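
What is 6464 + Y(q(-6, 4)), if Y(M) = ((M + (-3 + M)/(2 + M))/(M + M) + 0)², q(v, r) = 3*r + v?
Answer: 6619425/1024 ≈ 6464.3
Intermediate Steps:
q(v, r) = v + 3*r
Y(M) = (M + (-3 + M)/(2 + M))²/(4*M²) (Y(M) = ((M + (-3 + M)/(2 + M))/((2*M)) + 0)² = ((M + (-3 + M)/(2 + M))*(1/(2*M)) + 0)² = ((M + (-3 + M)/(2 + M))/(2*M) + 0)² = ((M + (-3 + M)/(2 + M))/(2*M))² = (M + (-3 + M)/(2 + M))²/(4*M²))
6464 + Y(q(-6, 4)) = 6464 + (-3 + (-6 + 3*4)² + 3*(-6 + 3*4))²/(4*(-6 + 3*4)²*(2 + (-6 + 3*4))²) = 6464 + (-3 + (-6 + 12)² + 3*(-6 + 12))²/(4*(-6 + 12)²*(2 + (-6 + 12))²) = 6464 + (¼)*(-3 + 6² + 3*6)²/(6²*(2 + 6)²) = 6464 + (¼)*(1/36)*(-3 + 36 + 18)²/8² = 6464 + (¼)*(1/36)*(1/64)*51² = 6464 + (¼)*(1/36)*(1/64)*2601 = 6464 + 289/1024 = 6619425/1024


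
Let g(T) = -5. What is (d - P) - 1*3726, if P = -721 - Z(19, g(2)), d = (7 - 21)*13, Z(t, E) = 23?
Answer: -3164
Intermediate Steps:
d = -182 (d = -14*13 = -182)
P = -744 (P = -721 - 1*23 = -721 - 23 = -744)
(d - P) - 1*3726 = (-182 - 1*(-744)) - 1*3726 = (-182 + 744) - 3726 = 562 - 3726 = -3164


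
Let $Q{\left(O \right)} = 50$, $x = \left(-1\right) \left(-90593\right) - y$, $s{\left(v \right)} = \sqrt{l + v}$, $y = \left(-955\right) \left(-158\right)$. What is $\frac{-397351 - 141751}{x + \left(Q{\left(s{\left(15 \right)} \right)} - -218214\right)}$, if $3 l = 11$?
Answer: $- \frac{539102}{157967} \approx -3.4128$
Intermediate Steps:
$y = 150890$
$l = \frac{11}{3}$ ($l = \frac{1}{3} \cdot 11 = \frac{11}{3} \approx 3.6667$)
$s{\left(v \right)} = \sqrt{\frac{11}{3} + v}$
$x = -60297$ ($x = \left(-1\right) \left(-90593\right) - 150890 = 90593 - 150890 = -60297$)
$\frac{-397351 - 141751}{x + \left(Q{\left(s{\left(15 \right)} \right)} - -218214\right)} = \frac{-397351 - 141751}{-60297 + \left(50 - -218214\right)} = - \frac{539102}{-60297 + \left(50 + 218214\right)} = - \frac{539102}{-60297 + 218264} = - \frac{539102}{157967}$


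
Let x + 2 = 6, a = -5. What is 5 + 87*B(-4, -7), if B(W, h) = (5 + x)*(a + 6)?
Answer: 788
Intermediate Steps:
x = 4 (x = -2 + 6 = 4)
B(W, h) = 9 (B(W, h) = (5 + 4)*(-5 + 6) = 9*1 = 9)
5 + 87*B(-4, -7) = 5 + 87*9 = 5 + 783 = 788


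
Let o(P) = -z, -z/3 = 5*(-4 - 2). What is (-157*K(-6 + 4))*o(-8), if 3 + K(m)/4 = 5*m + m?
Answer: -847800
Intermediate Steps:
K(m) = -12 + 24*m (K(m) = -12 + 4*(5*m + m) = -12 + 4*(6*m) = -12 + 24*m)
z = 90 (z = -15*(-4 - 2) = -15*(-6) = -3*(-30) = 90)
o(P) = -90 (o(P) = -1*90 = -90)
(-157*K(-6 + 4))*o(-8) = -157*(-12 + 24*(-6 + 4))*(-90) = -157*(-12 + 24*(-2))*(-90) = -157*(-12 - 48)*(-90) = -157*(-60)*(-90) = 9420*(-90) = -847800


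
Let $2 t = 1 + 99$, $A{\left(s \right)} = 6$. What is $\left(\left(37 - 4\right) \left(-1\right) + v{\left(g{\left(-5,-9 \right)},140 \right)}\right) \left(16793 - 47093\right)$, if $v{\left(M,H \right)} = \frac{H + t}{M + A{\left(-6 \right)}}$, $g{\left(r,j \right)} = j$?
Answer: $2918900$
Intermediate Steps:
$t = 50$ ($t = \frac{1 + 99}{2} = \frac{1}{2} \cdot 100 = 50$)
$v{\left(M,H \right)} = \frac{50 + H}{6 + M}$ ($v{\left(M,H \right)} = \frac{H + 50}{M + 6} = \frac{50 + H}{6 + M}$)
$\left(\left(37 - 4\right) \left(-1\right) + v{\left(g{\left(-5,-9 \right)},140 \right)}\right) \left(16793 - 47093\right) = \left(\left(37 - 4\right) \left(-1\right) + \frac{50 + 140}{6 - 9}\right) \left(16793 - 47093\right) = \left(33 \left(-1\right) + \frac{1}{-3} \cdot 190\right) \left(-30300\right) = \left(-33 - \frac{190}{3}\right) \left(-30300\right) = \left(- \frac{289}{3}\right) \left(-30300\right) = 2918900$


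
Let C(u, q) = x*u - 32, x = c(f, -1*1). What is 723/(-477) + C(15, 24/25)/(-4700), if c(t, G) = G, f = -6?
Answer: -23941/15900 ≈ -1.5057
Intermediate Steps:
x = -1 (x = -1*1 = -1)
C(u, q) = -32 - u (C(u, q) = -u - 32 = -32 - u)
723/(-477) + C(15, 24/25)/(-4700) = 723/(-477) + (-32 - 1*15)/(-4700) = 723*(-1/477) + (-32 - 15)*(-1/4700) = -241/159 - 47*(-1/4700) = -241/159 + 1/100 = -23941/15900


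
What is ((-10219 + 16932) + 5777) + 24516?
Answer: 37006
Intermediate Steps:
((-10219 + 16932) + 5777) + 24516 = (6713 + 5777) + 24516 = 12490 + 24516 = 37006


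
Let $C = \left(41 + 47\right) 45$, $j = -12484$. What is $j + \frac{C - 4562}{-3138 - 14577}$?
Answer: $- \frac{221153458}{17715} \approx -12484.0$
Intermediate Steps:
$C = 3960$ ($C = 88 \cdot 45 = 3960$)
$j + \frac{C - 4562}{-3138 - 14577} = -12484 + \frac{3960 - 4562}{-3138 - 14577} = -12484 - \frac{602}{-17715} = -12484 - - \frac{602}{17715} = -12484 + \frac{602}{17715} = - \frac{221153458}{17715}$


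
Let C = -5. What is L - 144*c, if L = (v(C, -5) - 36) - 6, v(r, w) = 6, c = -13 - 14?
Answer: 3852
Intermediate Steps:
c = -27
L = -36 (L = (6 - 36) - 6 = -30 - 6 = -36)
L - 144*c = -36 - 144*(-27) = -36 + 3888 = 3852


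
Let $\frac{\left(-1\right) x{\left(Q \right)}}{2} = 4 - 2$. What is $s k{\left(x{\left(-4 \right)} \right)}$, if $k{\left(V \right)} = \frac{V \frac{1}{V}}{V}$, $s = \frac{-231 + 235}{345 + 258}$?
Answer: $- \frac{1}{603} \approx -0.0016584$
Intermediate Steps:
$x{\left(Q \right)} = -4$ ($x{\left(Q \right)} = - 2 \left(4 - 2\right) = \left(-2\right) 2 = -4$)
$s = \frac{4}{603} \approx 0.0066335$
$k{\left(V \right)} = \frac{1}{V}$ ($k{\left(V \right)} = 1 \frac{1}{V} = \frac{1}{V}$)
$s k{\left(x{\left(-4 \right)} \right)} = \frac{4}{603 \left(-4\right)} = \frac{4}{603} \left(- \frac{1}{4}\right) = - \frac{1}{603}$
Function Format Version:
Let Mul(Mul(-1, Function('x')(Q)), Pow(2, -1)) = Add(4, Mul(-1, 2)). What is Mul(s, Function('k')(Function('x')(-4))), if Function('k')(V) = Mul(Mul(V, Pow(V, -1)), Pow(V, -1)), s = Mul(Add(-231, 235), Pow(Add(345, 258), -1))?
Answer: Rational(-1, 603) ≈ -0.0016584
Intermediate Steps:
Function('x')(Q) = -4 (Function('x')(Q) = Mul(-2, Add(4, Mul(-1, 2))) = Mul(-2, Add(4, -2)) = Mul(-2, 2) = -4)
s = Rational(4, 603) (s = Mul(4, Pow(603, -1)) = Mul(4, Rational(1, 603)) = Rational(4, 603) ≈ 0.0066335)
Function('k')(V) = Pow(V, -1) (Function('k')(V) = Mul(1, Pow(V, -1)) = Pow(V, -1))
Mul(s, Function('k')(Function('x')(-4))) = Mul(Rational(4, 603), Pow(-4, -1)) = Mul(Rational(4, 603), Rational(-1, 4)) = Rational(-1, 603)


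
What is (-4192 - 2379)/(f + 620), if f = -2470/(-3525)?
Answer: -4632555/437594 ≈ -10.586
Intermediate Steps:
f = 494/705 (f = -2470*(-1/3525) = 494/705 ≈ 0.70071)
(-4192 - 2379)/(f + 620) = (-4192 - 2379)/(494/705 + 620) = -6571/437594/705 = -6571*705/437594 = -4632555/437594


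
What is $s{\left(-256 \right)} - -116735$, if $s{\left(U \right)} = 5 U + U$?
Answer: $115199$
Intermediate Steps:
$s{\left(U \right)} = 6 U$
$s{\left(-256 \right)} - -116735 = 6 \left(-256\right) - -116735 = -1536 + 116735 = 115199$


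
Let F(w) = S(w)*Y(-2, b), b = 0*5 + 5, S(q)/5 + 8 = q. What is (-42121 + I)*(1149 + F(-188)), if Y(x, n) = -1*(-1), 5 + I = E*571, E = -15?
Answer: -8566779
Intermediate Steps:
S(q) = -40 + 5*q
b = 5 (b = 0 + 5 = 5)
I = -8570 (I = -5 - 15*571 = -5 - 8565 = -8570)
Y(x, n) = 1
F(w) = -40 + 5*w (F(w) = (-40 + 5*w)*1 = -40 + 5*w)
(-42121 + I)*(1149 + F(-188)) = (-42121 - 8570)*(1149 + (-40 + 5*(-188))) = -50691*(1149 + (-40 - 940)) = -50691*(1149 - 980) = -50691*169 = -8566779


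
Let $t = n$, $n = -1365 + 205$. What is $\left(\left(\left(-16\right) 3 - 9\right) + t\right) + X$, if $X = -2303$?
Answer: $-3520$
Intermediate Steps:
$n = -1160$
$t = -1160$
$\left(\left(\left(-16\right) 3 - 9\right) + t\right) + X = \left(\left(\left(-16\right) 3 - 9\right) - 1160\right) - 2303 = \left(\left(-48 - 9\right) - 1160\right) - 2303 = \left(-57 - 1160\right) - 2303 = -1217 - 2303 = -3520$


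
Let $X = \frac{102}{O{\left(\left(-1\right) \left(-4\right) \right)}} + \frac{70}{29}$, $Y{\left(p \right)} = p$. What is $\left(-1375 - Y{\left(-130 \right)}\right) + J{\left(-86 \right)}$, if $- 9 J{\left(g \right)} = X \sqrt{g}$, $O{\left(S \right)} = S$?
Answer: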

☆ ☆ ☆

## What this task involves
Please return the lines above that run from the line containing "Answer: $2918900$" to the line containing "Answer: 37006", inclusive, exactly and with no other lines.

## Task answer
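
Answer: $2918900$
Intermediate Steps:
$t = 50$ ($t = \frac{1 + 99}{2} = \frac{1}{2} \cdot 100 = 50$)
$v{\left(M,H \right)} = \frac{50 + H}{6 + M}$ ($v{\left(M,H \right)} = \frac{H + 50}{M + 6} = \frac{50 + H}{6 + M}$)
$\left(\left(37 - 4\right) \left(-1\right) + v{\left(g{\left(-5,-9 \right)},140 \right)}\right) \left(16793 - 47093\right) = \left(\left(37 - 4\right) \left(-1\right) + \frac{50 + 140}{6 - 9}\right) \left(16793 - 47093\right) = \left(33 \left(-1\right) + \frac{1}{-3} \cdot 190\right) \left(-30300\right) = \left(-33 - \frac{190}{3}\right) \left(-30300\right) = \left(- \frac{289}{3}\right) \left(-30300\right) = 2918900$


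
Let C(u, q) = x*u - 32, x = c(f, -1*1). What is 723/(-477) + C(15, 24/25)/(-4700), if c(t, G) = G, f = -6?
Answer: -23941/15900 ≈ -1.5057
Intermediate Steps:
x = -1 (x = -1*1 = -1)
C(u, q) = -32 - u (C(u, q) = -u - 32 = -32 - u)
723/(-477) + C(15, 24/25)/(-4700) = 723/(-477) + (-32 - 1*15)/(-4700) = 723*(-1/477) + (-32 - 15)*(-1/4700) = -241/159 - 47*(-1/4700) = -241/159 + 1/100 = -23941/15900


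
What is ((-10219 + 16932) + 5777) + 24516?
Answer: 37006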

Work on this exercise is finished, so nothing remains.